What to do: Give the following records again in full and without alteration.

★ ★ ★ ★ ★ ★ ★

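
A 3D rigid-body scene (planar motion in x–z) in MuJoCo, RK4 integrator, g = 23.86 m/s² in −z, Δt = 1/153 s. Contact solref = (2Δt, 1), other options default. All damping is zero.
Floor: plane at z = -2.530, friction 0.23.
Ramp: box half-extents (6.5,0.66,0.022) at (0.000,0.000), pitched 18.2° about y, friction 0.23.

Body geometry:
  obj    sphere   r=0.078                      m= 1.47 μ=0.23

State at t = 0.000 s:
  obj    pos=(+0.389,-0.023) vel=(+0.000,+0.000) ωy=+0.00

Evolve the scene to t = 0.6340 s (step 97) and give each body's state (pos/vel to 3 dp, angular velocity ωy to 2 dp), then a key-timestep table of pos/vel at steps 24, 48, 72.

State at t = 0.6340 s:
  obj    pos=(+1.406,-0.357) vel=(+3.206,-1.054) ωy=+43.25

Key-timestep trajectory:
   step    t(s)  obj.x    obj.z    obj.vx   obj.vz 
     24  0.1569   +0.451  -0.043  +0.794  -0.261
     48  0.3137   +0.638  -0.105  +1.587  -0.522
     72  0.4706   +0.949  -0.207  +2.380  -0.782


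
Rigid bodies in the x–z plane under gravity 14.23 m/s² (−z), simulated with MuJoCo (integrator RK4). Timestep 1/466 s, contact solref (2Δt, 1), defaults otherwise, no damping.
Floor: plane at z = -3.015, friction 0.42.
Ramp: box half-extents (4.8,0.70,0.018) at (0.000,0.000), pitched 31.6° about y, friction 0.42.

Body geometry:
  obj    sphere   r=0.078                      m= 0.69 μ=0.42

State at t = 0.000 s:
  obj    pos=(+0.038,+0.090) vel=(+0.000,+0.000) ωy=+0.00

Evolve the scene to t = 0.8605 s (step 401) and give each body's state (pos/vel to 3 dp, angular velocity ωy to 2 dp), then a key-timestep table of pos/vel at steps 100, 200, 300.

State at t = 0.8605 s:
  obj    pos=(+1.717,-0.944) vel=(+3.904,-2.402) ωy=+58.75

Key-timestep trajectory:
   step    t(s)  obj.x    obj.z    obj.vx   obj.vz 
    100  0.2146   +0.142  +0.025  +0.974  -0.599
    200  0.4292   +0.456  -0.168  +1.947  -1.198
    300  0.6438   +0.978  -0.489  +2.920  -1.797


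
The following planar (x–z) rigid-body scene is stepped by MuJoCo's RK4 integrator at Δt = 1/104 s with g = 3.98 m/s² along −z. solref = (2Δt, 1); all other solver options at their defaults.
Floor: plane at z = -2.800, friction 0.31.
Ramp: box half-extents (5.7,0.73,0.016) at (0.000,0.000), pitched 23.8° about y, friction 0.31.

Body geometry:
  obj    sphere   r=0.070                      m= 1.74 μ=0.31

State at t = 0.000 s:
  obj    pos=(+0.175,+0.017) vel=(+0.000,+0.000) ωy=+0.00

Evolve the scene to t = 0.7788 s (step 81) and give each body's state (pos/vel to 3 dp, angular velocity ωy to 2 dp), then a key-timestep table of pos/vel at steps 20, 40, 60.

State at t = 0.7788 s:
  obj    pos=(+0.493,-0.124) vel=(+0.818,-0.361) ωy=+12.76

Key-timestep trajectory:
   step    t(s)  obj.x    obj.z    obj.vx   obj.vz 
     20  0.1923   +0.194  +0.008  +0.202  -0.089
     40  0.3846   +0.253  -0.017  +0.404  -0.178
     60  0.5769   +0.350  -0.060  +0.606  -0.267


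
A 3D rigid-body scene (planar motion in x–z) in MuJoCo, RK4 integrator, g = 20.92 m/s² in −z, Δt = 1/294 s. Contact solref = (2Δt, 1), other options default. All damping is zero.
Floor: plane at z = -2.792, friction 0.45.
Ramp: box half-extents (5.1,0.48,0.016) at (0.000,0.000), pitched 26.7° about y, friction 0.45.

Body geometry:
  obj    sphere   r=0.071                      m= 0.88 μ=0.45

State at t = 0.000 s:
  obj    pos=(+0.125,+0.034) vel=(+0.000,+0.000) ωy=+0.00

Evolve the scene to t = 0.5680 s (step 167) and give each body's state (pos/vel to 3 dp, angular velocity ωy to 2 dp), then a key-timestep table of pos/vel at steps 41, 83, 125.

State at t = 0.5680 s:
  obj    pos=(+1.093,-0.452) vel=(+3.407,-1.714) ωy=+53.70

Key-timestep trajectory:
   step    t(s)  obj.x    obj.z    obj.vx   obj.vz 
     41  0.1395   +0.184  +0.005  +0.837  -0.421
     83  0.2823   +0.364  -0.086  +1.694  -0.852
    125  0.4252   +0.667  -0.238  +2.550  -1.283


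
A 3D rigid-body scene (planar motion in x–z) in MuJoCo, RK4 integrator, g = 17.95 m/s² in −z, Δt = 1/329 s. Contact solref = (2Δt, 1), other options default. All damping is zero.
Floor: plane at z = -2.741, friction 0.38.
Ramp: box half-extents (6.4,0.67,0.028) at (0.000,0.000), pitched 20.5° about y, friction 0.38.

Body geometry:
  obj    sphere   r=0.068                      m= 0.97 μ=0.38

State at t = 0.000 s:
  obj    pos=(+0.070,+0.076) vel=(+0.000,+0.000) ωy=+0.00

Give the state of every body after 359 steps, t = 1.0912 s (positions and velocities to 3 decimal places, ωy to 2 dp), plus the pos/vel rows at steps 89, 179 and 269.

State at t = 1.0912 s:
  obj    pos=(+2.574,-0.860) vel=(+4.589,-1.716) ωy=+72.05

Key-timestep trajectory:
   step    t(s)  obj.x    obj.z    obj.vx   obj.vz 
     89  0.2705   +0.224  +0.019  +1.138  -0.425
    179  0.5441   +0.693  -0.156  +2.288  -0.856
    269  0.8176   +1.476  -0.449  +3.439  -1.286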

★ ★ ★ ★ ★ ★ ★

Output below:
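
A 3D rigid-body scene (planar motion in x–z) in MuJoCo, RK4 integrator, g = 23.86 m/s² in −z, Δt = 1/153 s. Contact solref = (2Δt, 1), other options default. All damping is zero.
Floor: plane at z = -2.530, friction 0.23.
Ramp: box half-extents (6.5,0.66,0.022) at (0.000,0.000), pitched 18.2° about y, friction 0.23.

Body geometry:
  obj    sphere   r=0.078                      m= 1.47 μ=0.23

State at t = 0.000 s:
  obj    pos=(+0.389,-0.023) vel=(+0.000,+0.000) ωy=+0.00

Evolve the scene to t = 0.6340 s (step 97) and give each body's state (pos/vel to 3 dp, angular velocity ωy to 2 dp), then a key-timestep table of pos/vel at steps 24, 48, 72.

State at t = 0.6340 s:
  obj    pos=(+1.406,-0.357) vel=(+3.206,-1.054) ωy=+43.25

Key-timestep trajectory:
   step    t(s)  obj.x    obj.z    obj.vx   obj.vz 
     24  0.1569   +0.451  -0.043  +0.794  -0.261
     48  0.3137   +0.638  -0.105  +1.587  -0.522
     72  0.4706   +0.949  -0.207  +2.380  -0.782


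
Rigid bodies in the x–z plane under gravity 14.23 m/s² (−z), simulated with MuJoCo (integrator RK4). Timestep 1/466 s, contact solref (2Δt, 1), defaults otherwise, no damping.
Floor: plane at z = -3.015, friction 0.42.
Ramp: box half-extents (4.8,0.70,0.018) at (0.000,0.000), pitched 31.6° about y, friction 0.42.

Body geometry:
  obj    sphere   r=0.078                      m= 0.69 μ=0.42

State at t = 0.000 s:
  obj    pos=(+0.038,+0.090) vel=(+0.000,+0.000) ωy=+0.00

Evolve the scene to t = 0.8605 s (step 401) and give each body's state (pos/vel to 3 dp, angular velocity ωy to 2 dp), then a key-timestep table of pos/vel at steps 100, 200, 300.

State at t = 0.8605 s:
  obj    pos=(+1.717,-0.944) vel=(+3.904,-2.402) ωy=+58.75

Key-timestep trajectory:
   step    t(s)  obj.x    obj.z    obj.vx   obj.vz 
    100  0.2146   +0.142  +0.025  +0.974  -0.599
    200  0.4292   +0.456  -0.168  +1.947  -1.198
    300  0.6438   +0.978  -0.489  +2.920  -1.797


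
The following planar (x–z) rigid-body scene is stepped by MuJoCo's RK4 integrator at Δt = 1/104 s with g = 3.98 m/s² along −z. solref = (2Δt, 1); all other solver options at their defaults.
Floor: plane at z = -2.800, friction 0.31.
Ramp: box half-extents (5.7,0.73,0.016) at (0.000,0.000), pitched 23.8° about y, friction 0.31.

Body geometry:
  obj    sphere   r=0.070                      m= 1.74 μ=0.31

State at t = 0.000 s:
  obj    pos=(+0.175,+0.017) vel=(+0.000,+0.000) ωy=+0.00

Evolve the scene to t = 0.7788 s (step 81) and give each body's state (pos/vel to 3 dp, angular velocity ωy to 2 dp), then a key-timestep table of pos/vel at steps 20, 40, 60.

State at t = 0.7788 s:
  obj    pos=(+0.493,-0.124) vel=(+0.818,-0.361) ωy=+12.76

Key-timestep trajectory:
   step    t(s)  obj.x    obj.z    obj.vx   obj.vz 
     20  0.1923   +0.194  +0.008  +0.202  -0.089
     40  0.3846   +0.253  -0.017  +0.404  -0.178
     60  0.5769   +0.350  -0.060  +0.606  -0.267


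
A 3D rigid-body scene (planar motion in x–z) in MuJoCo, RK4 integrator, g = 20.92 m/s² in −z, Δt = 1/294 s. Contact solref = (2Δt, 1), other options default. All damping is zero.
Floor: plane at z = -2.792, friction 0.45.
Ramp: box half-extents (5.1,0.48,0.016) at (0.000,0.000), pitched 26.7° about y, friction 0.45.

Body geometry:
  obj    sphere   r=0.071                      m= 0.88 μ=0.45

State at t = 0.000 s:
  obj    pos=(+0.125,+0.034) vel=(+0.000,+0.000) ωy=+0.00

Evolve the scene to t = 0.5680 s (step 167) and give each body's state (pos/vel to 3 dp, angular velocity ωy to 2 dp), then a key-timestep table of pos/vel at steps 41, 83, 125.

State at t = 0.5680 s:
  obj    pos=(+1.093,-0.452) vel=(+3.407,-1.714) ωy=+53.70

Key-timestep trajectory:
   step    t(s)  obj.x    obj.z    obj.vx   obj.vz 
     41  0.1395   +0.184  +0.005  +0.837  -0.421
     83  0.2823   +0.364  -0.086  +1.694  -0.852
    125  0.4252   +0.667  -0.238  +2.550  -1.283


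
A 3D rigid-body scene (planar motion in x–z) in MuJoCo, RK4 integrator, g = 17.95 m/s² in −z, Δt = 1/329 s. Contact solref = (2Δt, 1), other options default. All damping is zero.
Floor: plane at z = -2.741, friction 0.38.
Ramp: box half-extents (6.4,0.67,0.028) at (0.000,0.000), pitched 20.5° about y, friction 0.38.

Body geometry:
  obj    sphere   r=0.068                      m= 0.97 μ=0.38

State at t = 0.000 s:
  obj    pos=(+0.070,+0.076) vel=(+0.000,+0.000) ωy=+0.00

Give the state of every body after 359 steps, t = 1.0912 s (positions and velocities to 3 decimal places, ωy to 2 dp), plus the pos/vel rows at steps 89, 179 and 269.

State at t = 1.0912 s:
  obj    pos=(+2.574,-0.860) vel=(+4.589,-1.716) ωy=+72.05

Key-timestep trajectory:
   step    t(s)  obj.x    obj.z    obj.vx   obj.vz 
     89  0.2705   +0.224  +0.019  +1.138  -0.425
    179  0.5441   +0.693  -0.156  +2.288  -0.856
    269  0.8176   +1.476  -0.449  +3.439  -1.286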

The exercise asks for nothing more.